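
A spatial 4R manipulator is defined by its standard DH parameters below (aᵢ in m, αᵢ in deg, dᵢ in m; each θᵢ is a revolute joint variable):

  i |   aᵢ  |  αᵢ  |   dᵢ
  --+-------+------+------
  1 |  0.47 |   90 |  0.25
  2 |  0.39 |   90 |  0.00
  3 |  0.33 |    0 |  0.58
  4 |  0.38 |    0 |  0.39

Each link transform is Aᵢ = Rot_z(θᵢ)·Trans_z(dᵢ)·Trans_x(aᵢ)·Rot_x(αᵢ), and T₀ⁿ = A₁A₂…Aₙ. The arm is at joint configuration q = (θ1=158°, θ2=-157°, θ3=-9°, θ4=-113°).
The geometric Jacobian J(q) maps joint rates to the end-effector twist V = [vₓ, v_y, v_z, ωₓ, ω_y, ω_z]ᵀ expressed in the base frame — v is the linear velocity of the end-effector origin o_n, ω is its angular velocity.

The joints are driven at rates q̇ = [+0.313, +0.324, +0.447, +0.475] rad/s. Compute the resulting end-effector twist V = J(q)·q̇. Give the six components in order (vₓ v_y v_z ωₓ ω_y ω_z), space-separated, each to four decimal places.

0.6195 -0.1642 -0.4014 0.4554 0.1655 1.1617

o_n = [0.2147, -0.4900, 0.9418]
J₁: ẑ×o_n = [0.4900, 0.2147, -0.0000], ω = ẑ
J2: z=[0.3746, 0.9272, 0.0000] o=[-0.4358, 0.1761, 0.2500] → [0.6415, -0.2592, -0.8527, 0.3746, 0.9272, 0.0000]
J3: z=[0.3623, -0.1464, 0.9205] o=[-0.1029, 0.0416, 0.0976] → [0.3658, -0.0134, -0.1461, 0.3623, -0.1464, 0.9205]
J4: z=[0.3623, -0.1464, 0.9205] o=[0.3660, -0.2036, 0.5042] → [0.1996, -0.2978, -0.1259, 0.3623, -0.1464, 0.9205]
V = J·q̇ = [0.6195, -0.1642, -0.4014, 0.4554, 0.1655, 1.1617]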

==============================

[Instructions for the task]: Exactly the lines from the one holding "The joints are" through the end of the records above are to be returned, and nothing else.

[Answer space]:
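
The joints are driven at rates q̇ = [+0.313, +0.324, +0.447, +0.475] rad/s. Compute the resulting end-effector twist V = J(q)·q̇. Give the six components in order (vₓ v_y v_z ωₓ ω_y ω_z), space-separated, each to four decimal places.

0.6195 -0.1642 -0.4014 0.4554 0.1655 1.1617

o_n = [0.2147, -0.4900, 0.9418]
J₁: ẑ×o_n = [0.4900, 0.2147, -0.0000], ω = ẑ
J2: z=[0.3746, 0.9272, 0.0000] o=[-0.4358, 0.1761, 0.2500] → [0.6415, -0.2592, -0.8527, 0.3746, 0.9272, 0.0000]
J3: z=[0.3623, -0.1464, 0.9205] o=[-0.1029, 0.0416, 0.0976] → [0.3658, -0.0134, -0.1461, 0.3623, -0.1464, 0.9205]
J4: z=[0.3623, -0.1464, 0.9205] o=[0.3660, -0.2036, 0.5042] → [0.1996, -0.2978, -0.1259, 0.3623, -0.1464, 0.9205]
V = J·q̇ = [0.6195, -0.1642, -0.4014, 0.4554, 0.1655, 1.1617]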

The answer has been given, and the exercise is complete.